** THE DATA **
........

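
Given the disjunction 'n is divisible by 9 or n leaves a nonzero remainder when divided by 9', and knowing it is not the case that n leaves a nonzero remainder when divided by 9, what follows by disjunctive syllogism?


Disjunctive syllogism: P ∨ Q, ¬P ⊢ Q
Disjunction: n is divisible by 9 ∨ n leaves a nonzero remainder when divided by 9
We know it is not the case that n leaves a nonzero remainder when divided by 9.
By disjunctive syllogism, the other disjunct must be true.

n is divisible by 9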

........

** WHAT IS NEEDED **
Output the complete set of records word for word.

** ANSWER BOX **
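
Given the disjunction 'n is divisible by 9 or n leaves a nonzero remainder when divided by 9', and knowing it is not the case that n leaves a nonzero remainder when divided by 9, what follows by disjunctive syllogism?


Disjunctive syllogism: P ∨ Q, ¬P ⊢ Q
Disjunction: n is divisible by 9 ∨ n leaves a nonzero remainder when divided by 9
We know it is not the case that n leaves a nonzero remainder when divided by 9.
By disjunctive syllogism, the other disjunct must be true.

n is divisible by 9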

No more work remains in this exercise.